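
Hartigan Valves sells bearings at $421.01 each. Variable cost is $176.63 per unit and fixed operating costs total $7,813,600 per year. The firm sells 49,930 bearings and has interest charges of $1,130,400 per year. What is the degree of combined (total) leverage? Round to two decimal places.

3.75

Contribution at this volume is 49,930 × $244.38 = $12,201,893.40.
Subtracting fixed costs: EBIT = $12,201,893.40 − $7,813,600 = $4,388,293.40. Interest = $1,130,400.00.
DOL = $12,201,893.40 ÷ $4,388,293.40 = 2.7806; DFL = $4,388,293.40 ÷ $3,257,893.40 = 1.3470.
Combined leverage = 2.7806 × 1.3470 = 3.7455.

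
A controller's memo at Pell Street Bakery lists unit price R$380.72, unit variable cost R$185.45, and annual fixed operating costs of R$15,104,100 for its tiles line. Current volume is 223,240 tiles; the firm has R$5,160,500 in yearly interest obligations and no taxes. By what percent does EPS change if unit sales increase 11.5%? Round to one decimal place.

Contribution at this volume is 223,240 × R$195.27 = R$43,592,074.80.
Operating income = contribution − fixed costs = R$43,592,074.80 − R$15,104,100 = R$28,487,974.80.
After interest of R$5,160,500.00, pre-tax earnings = R$23,327,474.80.
DCL = total CM / (EBIT − I) = R$43,592,074.80 / R$23,327,474.80 = 1.8687.
EPS therefore changes by 1.8687 × (+11.5%) = +21.5%.

+21.5%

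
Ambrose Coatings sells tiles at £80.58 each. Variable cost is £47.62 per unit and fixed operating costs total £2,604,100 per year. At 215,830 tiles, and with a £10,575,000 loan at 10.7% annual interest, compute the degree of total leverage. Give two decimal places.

2.11

Total contribution margin = 215,830 × £32.96 = £7,113,756.80.
Subtracting fixed costs: EBIT = £7,113,756.80 − £2,604,100 = £4,509,656.80. Interest = £1,131,525.00.
DOL = £7,113,756.80 ÷ £4,509,656.80 = 1.5774; DFL = £4,509,656.80 ÷ £3,378,131.80 = 1.3350.
DCL = DOL × DFL = 1.5774 × 1.3350 = 2.1058.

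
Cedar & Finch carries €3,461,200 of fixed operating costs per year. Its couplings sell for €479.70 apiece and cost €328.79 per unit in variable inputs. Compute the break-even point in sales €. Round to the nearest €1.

€11,002,171

Contribution margin per unit = €479.70 − €328.79 = €150.91, a CM ratio of €150.91 ÷ €479.70 = 0.3146.
Break-even sales = FC ÷ CM ratio = €3,461,200 × €479.70 / €150.91 = €11,002,171.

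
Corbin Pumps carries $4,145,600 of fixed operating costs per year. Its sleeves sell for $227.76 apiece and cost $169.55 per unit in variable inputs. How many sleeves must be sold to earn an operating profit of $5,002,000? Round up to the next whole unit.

157,149 sleeves

Each unit contributes $227.76 − $169.55 = $58.21.
Units = (FC + target) / CM = ($4,145,600 + $5,002,000) / $58.21 = 157,148.26, so 157,149 sleeves.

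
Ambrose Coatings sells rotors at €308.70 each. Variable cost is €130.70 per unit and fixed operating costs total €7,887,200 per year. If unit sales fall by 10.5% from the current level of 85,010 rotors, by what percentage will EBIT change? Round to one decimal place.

-21.9%

Total contribution margin = 85,010 × €178.00 = €15,131,780.00.
Operating income = contribution − fixed costs = €15,131,780.00 − €7,887,200 = €7,244,580.00.
So DOL = total CM / EBIT = €15,131,780.00 / €7,244,580.00 = 2.0887.
Operating income changes by 2.0887 × -10.5% = -21.9%.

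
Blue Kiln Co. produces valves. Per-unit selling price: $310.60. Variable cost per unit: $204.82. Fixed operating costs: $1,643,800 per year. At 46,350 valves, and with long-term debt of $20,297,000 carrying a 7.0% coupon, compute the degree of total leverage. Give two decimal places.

Total contribution margin = 46,350 × $105.78 = $4,902,903.00.
Subtracting fixed costs: EBIT = $4,902,903.00 − $1,643,800 = $3,259,103.00. Interest = $1,420,790.00.
DOL = $4,902,903.00 ÷ $3,259,103.00 = 1.5044; DFL = $3,259,103.00 ÷ $1,838,313.00 = 1.7729.
DCL = DOL × DFL = 1.5044 × 1.7729 = 2.6672.

2.67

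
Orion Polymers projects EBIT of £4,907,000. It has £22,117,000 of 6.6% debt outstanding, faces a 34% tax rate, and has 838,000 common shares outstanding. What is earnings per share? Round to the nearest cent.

Interest = £1,459,722.00, so EBT = £4,907,000 − £1,459,722.00 = £3,447,278.00.
After tax at 34%: net income = £3,447,278.00 × 0.66 = £2,275,203.48.
EPS = £2,275,203.48 ÷ 838,000 = £2.72.

£2.72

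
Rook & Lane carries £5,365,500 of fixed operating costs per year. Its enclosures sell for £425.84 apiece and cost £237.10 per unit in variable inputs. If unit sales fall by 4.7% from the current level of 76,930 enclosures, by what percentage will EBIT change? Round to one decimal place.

Contribution at this volume is 76,930 × £188.74 = £14,519,768.20.
Operating income = contribution − fixed costs = £14,519,768.20 − £5,365,500 = £9,154,268.20.
Degree of operating leverage = £14,519,768.20 / £9,154,268.20 = 1.5861.
%ΔEBIT = DOL × %ΔSales = 1.5861 × -4.7% = -7.5%.

-7.5%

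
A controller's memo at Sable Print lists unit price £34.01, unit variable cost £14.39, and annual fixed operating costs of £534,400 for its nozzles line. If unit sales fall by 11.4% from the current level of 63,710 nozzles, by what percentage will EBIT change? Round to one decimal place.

At 63,710 units, contribution = 63,710 × £19.62 = £1,249,990.20.
Subtracting fixed costs: EBIT = £1,249,990.20 − £534,400 = £715,590.20.
So DOL = total CM / EBIT = £1,249,990.20 / £715,590.20 = 1.7468.
Operating income changes by 1.7468 × -11.4% = -19.9%.

-19.9%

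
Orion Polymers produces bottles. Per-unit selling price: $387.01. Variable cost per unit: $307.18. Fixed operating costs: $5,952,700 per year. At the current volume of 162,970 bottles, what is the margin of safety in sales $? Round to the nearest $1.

Each unit contributes $387.01 − $307.18 = $79.83. Break-even units = $5,952,700 ÷ $79.83 = 74,567.21; break-even revenue = 74,567.21 × $387.01 = $28,858,254.13.
Actual sales revenue = 162,970 × $387.01 = $63,071,019.70.
Margin of safety = $63,071,019.70 − $28,858,254.13 = $34,212,766.

$34,212,766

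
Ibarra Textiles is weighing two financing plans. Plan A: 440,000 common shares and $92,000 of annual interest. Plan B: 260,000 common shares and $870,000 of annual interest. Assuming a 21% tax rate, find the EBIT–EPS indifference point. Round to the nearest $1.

$1,993,778

Set EPS_A = EPS_B: (EBIT − $92,000)(1 − 0.21) ÷ 440,000 = (EBIT − $870,000)(1 − 0.21) ÷ 260,000.
Cancelling (1 − t) and cross-multiplying: 260,000·(EBIT − 92,000) = 440,000·(EBIT − 870,000).
EBIT × (440,000 − 260,000) = 870,000 × 440,000 − 92,000 × 260,000 = 358,880,000,000, so EBIT = 358,880,000,000 ÷ 180,000 = 1,993,777.78.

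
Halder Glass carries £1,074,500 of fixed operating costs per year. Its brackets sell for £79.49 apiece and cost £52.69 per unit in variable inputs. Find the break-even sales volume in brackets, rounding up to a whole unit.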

§ GOAL OF THE EXERCISE
The data above is to be returned exactly, with nothing altered.

§ OUTPUT BELOW
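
Hartigan Valves sells bearings at $421.01 each. Variable cost is $176.63 per unit and fixed operating costs total $7,813,600 per year. The firm sells 49,930 bearings and has interest charges of $1,130,400 per year. What is the degree of combined (total) leverage? Round to two decimal places.

3.75

Contribution at this volume is 49,930 × $244.38 = $12,201,893.40.
Subtracting fixed costs: EBIT = $12,201,893.40 − $7,813,600 = $4,388,293.40. Interest = $1,130,400.00.
DOL = $12,201,893.40 ÷ $4,388,293.40 = 2.7806; DFL = $4,388,293.40 ÷ $3,257,893.40 = 1.3470.
Combined leverage = 2.7806 × 1.3470 = 3.7455.

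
A controller's memo at Pell Street Bakery lists unit price R$380.72, unit variable cost R$185.45, and annual fixed operating costs of R$15,104,100 for its tiles line. Current volume is 223,240 tiles; the firm has R$5,160,500 in yearly interest obligations and no taxes. By what percent does EPS change if unit sales increase 11.5%? Round to one decimal place.

Contribution at this volume is 223,240 × R$195.27 = R$43,592,074.80.
Operating income = contribution − fixed costs = R$43,592,074.80 − R$15,104,100 = R$28,487,974.80.
After interest of R$5,160,500.00, pre-tax earnings = R$23,327,474.80.
DCL = total CM / (EBIT − I) = R$43,592,074.80 / R$23,327,474.80 = 1.8687.
EPS therefore changes by 1.8687 × (+11.5%) = +21.5%.

+21.5%

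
Ambrose Coatings sells tiles at £80.58 each. Variable cost is £47.62 per unit and fixed operating costs total £2,604,100 per year. At 215,830 tiles, and with a £10,575,000 loan at 10.7% annual interest, compute the degree of total leverage. Give two decimal places.

2.11

Total contribution margin = 215,830 × £32.96 = £7,113,756.80.
Subtracting fixed costs: EBIT = £7,113,756.80 − £2,604,100 = £4,509,656.80. Interest = £1,131,525.00.
DOL = £7,113,756.80 ÷ £4,509,656.80 = 1.5774; DFL = £4,509,656.80 ÷ £3,378,131.80 = 1.3350.
DCL = DOL × DFL = 1.5774 × 1.3350 = 2.1058.

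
Cedar & Finch carries €3,461,200 of fixed operating costs per year. Its couplings sell for €479.70 apiece and cost €328.79 per unit in variable inputs. Compute the break-even point in sales €. Round to the nearest €1.

€11,002,171

Contribution margin per unit = €479.70 − €328.79 = €150.91, a CM ratio of €150.91 ÷ €479.70 = 0.3146.
Break-even sales = FC ÷ CM ratio = €3,461,200 × €479.70 / €150.91 = €11,002,171.

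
Corbin Pumps carries $4,145,600 of fixed operating costs per year. Its sleeves sell for $227.76 apiece and cost $169.55 per unit in variable inputs. How many sleeves must be sold to earn an operating profit of $5,002,000? Round up to the next whole unit.

157,149 sleeves

Each unit contributes $227.76 − $169.55 = $58.21.
Units = (FC + target) / CM = ($4,145,600 + $5,002,000) / $58.21 = 157,148.26, so 157,149 sleeves.

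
Ambrose Coatings sells rotors at €308.70 each. Variable cost is €130.70 per unit and fixed operating costs total €7,887,200 per year. If unit sales fall by 10.5% from the current level of 85,010 rotors, by what percentage will EBIT change? Round to one decimal place.

-21.9%

Total contribution margin = 85,010 × €178.00 = €15,131,780.00.
Operating income = contribution − fixed costs = €15,131,780.00 − €7,887,200 = €7,244,580.00.
So DOL = total CM / EBIT = €15,131,780.00 / €7,244,580.00 = 2.0887.
Operating income changes by 2.0887 × -10.5% = -21.9%.

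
Blue Kiln Co. produces valves. Per-unit selling price: $310.60. Variable cost per unit: $204.82. Fixed operating costs: $1,643,800 per year. At 46,350 valves, and with long-term debt of $20,297,000 carrying a 7.0% coupon, compute the degree of total leverage. Give two decimal places.

Total contribution margin = 46,350 × $105.78 = $4,902,903.00.
Subtracting fixed costs: EBIT = $4,902,903.00 − $1,643,800 = $3,259,103.00. Interest = $1,420,790.00.
DOL = $4,902,903.00 ÷ $3,259,103.00 = 1.5044; DFL = $3,259,103.00 ÷ $1,838,313.00 = 1.7729.
DCL = DOL × DFL = 1.5044 × 1.7729 = 2.6672.

2.67

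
Orion Polymers projects EBIT of £4,907,000. It has £22,117,000 of 6.6% debt outstanding, faces a 34% tax rate, and has 838,000 common shares outstanding. What is earnings per share? Round to the nearest cent.

Interest = £1,459,722.00, so EBT = £4,907,000 − £1,459,722.00 = £3,447,278.00.
After tax at 34%: net income = £3,447,278.00 × 0.66 = £2,275,203.48.
EPS = £2,275,203.48 ÷ 838,000 = £2.72.

£2.72

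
Rook & Lane carries £5,365,500 of fixed operating costs per year. Its enclosures sell for £425.84 apiece and cost £237.10 per unit in variable inputs. If unit sales fall by 4.7% from the current level of 76,930 enclosures, by what percentage will EBIT change? Round to one decimal place.

Contribution at this volume is 76,930 × £188.74 = £14,519,768.20.
Operating income = contribution − fixed costs = £14,519,768.20 − £5,365,500 = £9,154,268.20.
Degree of operating leverage = £14,519,768.20 / £9,154,268.20 = 1.5861.
%ΔEBIT = DOL × %ΔSales = 1.5861 × -4.7% = -7.5%.

-7.5%

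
A controller's memo at Sable Print lists unit price £34.01, unit variable cost £14.39, and annual fixed operating costs of £534,400 for its nozzles line. If unit sales fall by 11.4% from the current level of 63,710 nozzles, by what percentage will EBIT change? Round to one decimal place.

At 63,710 units, contribution = 63,710 × £19.62 = £1,249,990.20.
Subtracting fixed costs: EBIT = £1,249,990.20 − £534,400 = £715,590.20.
So DOL = total CM / EBIT = £1,249,990.20 / £715,590.20 = 1.7468.
Operating income changes by 1.7468 × -11.4% = -19.9%.

-19.9%

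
Orion Polymers produces bottles. Per-unit selling price: $387.01. Variable cost per unit: $307.18. Fixed operating costs: $5,952,700 per year. At the current volume of 162,970 bottles, what is the margin of safety in sales $? Round to the nearest $1.

Each unit contributes $387.01 − $307.18 = $79.83. Break-even units = $5,952,700 ÷ $79.83 = 74,567.21; break-even revenue = 74,567.21 × $387.01 = $28,858,254.13.
Actual sales revenue = 162,970 × $387.01 = $63,071,019.70.
Margin of safety = $63,071,019.70 − $28,858,254.13 = $34,212,766.

$34,212,766

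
Ibarra Textiles is weighing two financing plans. Plan A: 440,000 common shares and $92,000 of annual interest. Plan B: 260,000 common shares and $870,000 of annual interest. Assuming a 21% tax rate, find the EBIT–EPS indifference point. Round to the nearest $1.

$1,993,778

Set EPS_A = EPS_B: (EBIT − $92,000)(1 − 0.21) ÷ 440,000 = (EBIT − $870,000)(1 − 0.21) ÷ 260,000.
Cancelling (1 − t) and cross-multiplying: 260,000·(EBIT − 92,000) = 440,000·(EBIT − 870,000).
EBIT × (440,000 − 260,000) = 870,000 × 440,000 − 92,000 × 260,000 = 358,880,000,000, so EBIT = 358,880,000,000 ÷ 180,000 = 1,993,777.78.

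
Halder Glass carries £1,074,500 of fixed operating costs per year. Its brackets sell for £79.49 apiece and cost £52.69 per unit in variable inputs. Find the break-even sales volume in brackets, rounding up to a whole unit.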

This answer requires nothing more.